▶ Exercise prompt
When you reach the line in the data below that contains "- community garden: 4 k$, 13 points", please start repeating lines exactly, and stop after the line that contains "At most one of each. Additionally, public", repeating nothing else.

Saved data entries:
◇ ◇ ◇

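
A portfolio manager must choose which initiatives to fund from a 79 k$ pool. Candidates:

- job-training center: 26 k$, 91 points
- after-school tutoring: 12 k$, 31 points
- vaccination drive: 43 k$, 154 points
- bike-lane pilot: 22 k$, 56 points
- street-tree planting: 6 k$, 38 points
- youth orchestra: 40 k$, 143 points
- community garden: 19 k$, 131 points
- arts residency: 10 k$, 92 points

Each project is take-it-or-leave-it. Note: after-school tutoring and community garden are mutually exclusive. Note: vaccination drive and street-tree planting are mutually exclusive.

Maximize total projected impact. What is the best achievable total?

By projected impact per k$: arts residency 9.20, community garden 6.89, street-tree planting 6.33, vaccination drive 3.58 lead.
Street-tree planting + youth orchestra + community garden + arts residency uses 75 of the 79 k$ and totals 404.
An exhaustive check of the 256 subsets confirms 404.

404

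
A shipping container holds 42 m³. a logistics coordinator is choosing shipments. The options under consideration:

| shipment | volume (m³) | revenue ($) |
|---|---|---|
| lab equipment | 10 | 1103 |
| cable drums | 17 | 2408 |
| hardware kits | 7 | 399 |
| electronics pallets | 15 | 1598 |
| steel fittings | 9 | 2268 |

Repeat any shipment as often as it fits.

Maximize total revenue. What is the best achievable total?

9072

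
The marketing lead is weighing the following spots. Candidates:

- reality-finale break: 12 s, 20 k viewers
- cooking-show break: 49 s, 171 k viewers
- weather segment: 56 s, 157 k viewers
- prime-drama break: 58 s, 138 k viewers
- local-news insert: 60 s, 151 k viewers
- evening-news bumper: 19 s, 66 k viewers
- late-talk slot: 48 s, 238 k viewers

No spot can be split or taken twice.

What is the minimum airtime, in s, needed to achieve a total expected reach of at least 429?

109

Minimise s subject to total expected reach ≥ 429.
reality-finale break + cooking-show break + late-talk slot: 429 expected reach at 109 s.
Below 109 s the best achievable stays under 429.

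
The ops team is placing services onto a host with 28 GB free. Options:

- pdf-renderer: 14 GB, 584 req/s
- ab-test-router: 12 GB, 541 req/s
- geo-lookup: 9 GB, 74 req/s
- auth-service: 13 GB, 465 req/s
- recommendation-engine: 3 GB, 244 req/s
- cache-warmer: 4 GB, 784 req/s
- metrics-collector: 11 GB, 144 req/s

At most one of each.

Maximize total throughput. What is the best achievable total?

1643

Density check — cache-warmer 196.00, recommendation-engine 81.33, ab-test-router 45.08 are the best per GB.
Best packing: ab-test-router + geo-lookup + recommendation-engine + cache-warmer — 28 GB, 1643 total.
Every other selection either busts 28 GB or fails to beat 1643.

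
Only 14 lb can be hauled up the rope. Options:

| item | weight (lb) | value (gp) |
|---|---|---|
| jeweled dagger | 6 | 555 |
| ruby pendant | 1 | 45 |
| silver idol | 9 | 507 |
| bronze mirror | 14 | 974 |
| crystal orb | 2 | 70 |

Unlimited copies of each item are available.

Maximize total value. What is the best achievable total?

1200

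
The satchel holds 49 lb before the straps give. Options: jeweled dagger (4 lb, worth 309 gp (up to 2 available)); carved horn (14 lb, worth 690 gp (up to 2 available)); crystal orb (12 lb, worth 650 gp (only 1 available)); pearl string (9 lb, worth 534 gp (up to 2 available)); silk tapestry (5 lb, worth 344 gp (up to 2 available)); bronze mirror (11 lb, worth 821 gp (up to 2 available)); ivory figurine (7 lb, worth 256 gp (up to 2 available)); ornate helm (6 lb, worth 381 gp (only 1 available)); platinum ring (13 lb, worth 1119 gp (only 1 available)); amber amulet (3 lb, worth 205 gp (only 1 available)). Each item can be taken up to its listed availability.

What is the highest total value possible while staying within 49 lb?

3760

Ranking by ratio (value/lb): platinum ring 86.08, jeweled dagger 77.25, bronze mirror 74.64, silk tapestry 68.80.
Taking the top-ratio items first gives 2×jeweled dagger + silk tapestry + 2×bronze mirror + platinum ring for 3723 (48 lb).
Dropping silk tapestry frees 5 lb; slotting in ornate helm (6 lb) lifts the total to 3760 at 49 lb.
No other feasible combination exceeds 3760.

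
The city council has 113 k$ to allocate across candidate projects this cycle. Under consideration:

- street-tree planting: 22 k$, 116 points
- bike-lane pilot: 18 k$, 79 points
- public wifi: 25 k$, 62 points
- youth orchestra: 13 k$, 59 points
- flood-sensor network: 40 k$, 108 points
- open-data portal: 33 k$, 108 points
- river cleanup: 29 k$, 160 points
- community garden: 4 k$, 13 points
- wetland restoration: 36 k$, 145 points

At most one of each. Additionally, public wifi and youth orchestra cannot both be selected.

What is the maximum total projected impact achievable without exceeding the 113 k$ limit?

513

Street-tree planting + bike-lane pilot + river cleanup + community garden + wetland restoration uses 109 of the 113 k$ and totals 513.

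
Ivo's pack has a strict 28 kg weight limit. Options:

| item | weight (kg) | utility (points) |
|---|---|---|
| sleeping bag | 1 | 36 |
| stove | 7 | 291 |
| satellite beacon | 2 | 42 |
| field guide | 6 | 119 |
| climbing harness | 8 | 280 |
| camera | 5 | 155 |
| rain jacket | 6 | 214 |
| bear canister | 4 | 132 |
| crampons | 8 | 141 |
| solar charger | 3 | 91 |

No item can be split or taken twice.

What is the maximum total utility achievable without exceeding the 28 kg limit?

Greedy by ratio would take sleeping bag + stove + satellite beacon + climbing harness + rain jacket + bear canister: 28 kg used, total 995.
The 3 kg tied up in sleeping bag and satellite beacon is better spent on solar charger — total rises to 1008 (28 kg).
Nothing else within 28 kg beats 1008.

1008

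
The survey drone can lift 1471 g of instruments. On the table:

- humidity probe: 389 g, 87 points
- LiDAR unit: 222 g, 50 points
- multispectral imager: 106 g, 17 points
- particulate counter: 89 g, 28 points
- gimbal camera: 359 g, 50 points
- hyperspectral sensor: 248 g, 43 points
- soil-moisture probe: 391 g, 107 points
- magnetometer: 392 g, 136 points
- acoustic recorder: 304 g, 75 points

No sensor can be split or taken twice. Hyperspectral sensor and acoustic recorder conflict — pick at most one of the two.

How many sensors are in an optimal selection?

The maximum data value within 1471 g is 396.
LiDAR unit + particulate counter + soil-moisture probe + magnetometer + acoustic recorder hits 396 at 1398 g.
All optima have 5 sensors.

5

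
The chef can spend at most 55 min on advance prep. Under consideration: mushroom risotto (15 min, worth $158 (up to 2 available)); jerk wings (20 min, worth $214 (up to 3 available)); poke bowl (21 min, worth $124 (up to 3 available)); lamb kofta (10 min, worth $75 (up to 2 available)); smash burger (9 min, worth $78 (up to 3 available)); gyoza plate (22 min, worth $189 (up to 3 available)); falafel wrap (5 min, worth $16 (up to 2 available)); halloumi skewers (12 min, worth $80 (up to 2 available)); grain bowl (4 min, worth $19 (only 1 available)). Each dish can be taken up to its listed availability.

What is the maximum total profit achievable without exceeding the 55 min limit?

Density check — jerk wings 10.70, mushroom risotto 10.53, smash burger 8.67 are the best per min.
The ratio ordering already packs tightly: mushroom risotto + 2×jerk wings, 55 min, 586.
That's the maximum — no swap from here does better than 586.

586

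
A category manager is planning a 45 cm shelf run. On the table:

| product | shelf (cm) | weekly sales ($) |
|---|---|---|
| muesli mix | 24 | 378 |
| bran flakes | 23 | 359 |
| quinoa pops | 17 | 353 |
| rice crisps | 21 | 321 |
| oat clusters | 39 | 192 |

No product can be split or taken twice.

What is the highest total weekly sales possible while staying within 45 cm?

Muesli mix + quinoa pops uses 41 of the 45 cm and totals 731.
That's the maximum — no swap from here does better than 731.

731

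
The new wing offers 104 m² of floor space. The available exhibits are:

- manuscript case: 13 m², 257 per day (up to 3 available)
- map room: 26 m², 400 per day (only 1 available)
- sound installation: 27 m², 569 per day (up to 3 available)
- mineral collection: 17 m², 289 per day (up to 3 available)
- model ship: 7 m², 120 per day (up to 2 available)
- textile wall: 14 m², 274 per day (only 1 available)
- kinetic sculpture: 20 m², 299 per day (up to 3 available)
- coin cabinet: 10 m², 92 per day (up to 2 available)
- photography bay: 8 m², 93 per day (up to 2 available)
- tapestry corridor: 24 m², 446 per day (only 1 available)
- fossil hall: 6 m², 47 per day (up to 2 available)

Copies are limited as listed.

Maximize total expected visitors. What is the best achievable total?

2101

A density-first pass picks manuscript case + 3×sound installation + model ship — 2084 at 101 m².
Replace manuscript case with textile wall: the trade gains 17 net, giving 2101 at 102 m².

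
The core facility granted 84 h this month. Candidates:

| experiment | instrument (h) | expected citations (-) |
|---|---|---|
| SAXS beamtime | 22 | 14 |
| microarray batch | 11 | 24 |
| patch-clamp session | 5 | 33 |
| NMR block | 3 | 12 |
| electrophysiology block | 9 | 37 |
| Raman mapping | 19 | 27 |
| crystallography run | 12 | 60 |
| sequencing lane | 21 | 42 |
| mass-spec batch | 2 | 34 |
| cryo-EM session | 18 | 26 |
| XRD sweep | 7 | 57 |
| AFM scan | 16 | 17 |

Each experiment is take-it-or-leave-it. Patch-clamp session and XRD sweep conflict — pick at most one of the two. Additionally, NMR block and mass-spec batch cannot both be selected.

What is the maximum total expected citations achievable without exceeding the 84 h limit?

281

Best packing: microarray batch + electrophysiology block + Raman mapping + crystallography run + sequencing lane + mass-spec batch + XRD sweep — 81 h, 281 total.
Next best is microarray batch + electrophysiology block + crystallography run + sequencing lane + mass-spec batch + cryo-EM session + XRD sweep at 280 (80 h) — short by 1.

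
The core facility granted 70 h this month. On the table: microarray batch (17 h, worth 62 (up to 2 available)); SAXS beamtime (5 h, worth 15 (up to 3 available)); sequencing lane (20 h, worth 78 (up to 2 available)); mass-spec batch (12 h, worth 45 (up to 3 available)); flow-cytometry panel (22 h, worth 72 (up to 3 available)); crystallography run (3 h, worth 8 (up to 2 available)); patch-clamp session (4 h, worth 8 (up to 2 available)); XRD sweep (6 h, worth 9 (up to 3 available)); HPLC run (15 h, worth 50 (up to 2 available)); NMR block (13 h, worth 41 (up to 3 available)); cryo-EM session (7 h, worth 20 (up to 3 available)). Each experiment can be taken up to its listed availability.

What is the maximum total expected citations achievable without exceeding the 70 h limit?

A density-first pass picks SAXS beamtime + 2×sequencing lane + 2×mass-spec batch — 261 at 69 h.
The 17 h tied up in SAXS beamtime and mass-spec batch is better spent on microarray batch — total rises to 263 (69 h).
Every other selection either busts 70 h or exceeds an availability limit or fails to beat 263.

263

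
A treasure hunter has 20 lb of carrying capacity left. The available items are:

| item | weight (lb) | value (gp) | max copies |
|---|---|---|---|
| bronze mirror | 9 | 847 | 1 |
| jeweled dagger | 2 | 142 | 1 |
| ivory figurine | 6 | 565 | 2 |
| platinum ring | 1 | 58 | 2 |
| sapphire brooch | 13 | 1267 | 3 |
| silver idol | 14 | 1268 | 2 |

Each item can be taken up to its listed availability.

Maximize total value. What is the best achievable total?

Density check — sapphire brooch 97.46, ivory figurine 94.17, bronze mirror 94.11 are the best per lb.
The ratio ordering already packs tightly: ivory figurine + platinum ring + sapphire brooch, 20 lb, 1890.
That's the maximum — no swap from here does better than 1890.

1890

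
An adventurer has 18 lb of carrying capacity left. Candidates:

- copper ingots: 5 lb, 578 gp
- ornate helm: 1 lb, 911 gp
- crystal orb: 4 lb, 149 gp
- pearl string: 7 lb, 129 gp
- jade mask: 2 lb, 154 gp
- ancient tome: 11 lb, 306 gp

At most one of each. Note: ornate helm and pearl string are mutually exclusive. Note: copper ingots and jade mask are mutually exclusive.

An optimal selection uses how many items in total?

The maximum value within 18 lb is 1795.
For example copper ingots + ornate helm + ancient tome achieves it, using 17 lb.
All optima have 3 items.

3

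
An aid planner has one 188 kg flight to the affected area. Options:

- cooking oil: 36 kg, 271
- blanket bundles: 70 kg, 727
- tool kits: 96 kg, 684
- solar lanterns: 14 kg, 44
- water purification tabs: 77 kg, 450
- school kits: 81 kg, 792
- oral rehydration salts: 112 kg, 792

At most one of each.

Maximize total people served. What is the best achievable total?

1790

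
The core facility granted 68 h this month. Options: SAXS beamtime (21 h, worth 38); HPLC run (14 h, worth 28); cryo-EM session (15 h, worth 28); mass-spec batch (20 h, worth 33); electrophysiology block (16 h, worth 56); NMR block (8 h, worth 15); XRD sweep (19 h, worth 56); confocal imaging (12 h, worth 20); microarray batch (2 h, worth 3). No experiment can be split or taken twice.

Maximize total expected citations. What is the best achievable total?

Ranking by ratio (expected citations/h): electrophysiology block 3.50, XRD sweep 2.95, HPLC run 2.00.
Taking the top-ratio experiments first gives HPLC run + electrophysiology block + NMR block + XRD sweep + microarray batch for 158 (59 h).
Dropping NMR block frees 8 h; slotting in cryo-EM session (15 h) lifts the total to 171 at 66 h.

171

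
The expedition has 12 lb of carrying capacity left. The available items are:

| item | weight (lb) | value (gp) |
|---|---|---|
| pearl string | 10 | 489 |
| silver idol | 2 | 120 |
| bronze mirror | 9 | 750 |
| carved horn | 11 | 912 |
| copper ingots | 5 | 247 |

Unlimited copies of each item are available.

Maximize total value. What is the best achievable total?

912

Filling by ratio: silver idol + bronze mirror for 870, with 1 lb left unused.
The 11 lb tied up in silver idol and bronze mirror is better spent on carved horn — total rises to 912 (11 lb).
No other feasible combination exceeds 912.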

◇ ◇ ◇

▶ Output for this task
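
- community garden: 4 k$, 13 points
- wetland restoration: 36 k$, 145 points

At most one of each. Additionally, public wifi and youth orchestra cannot both be selected.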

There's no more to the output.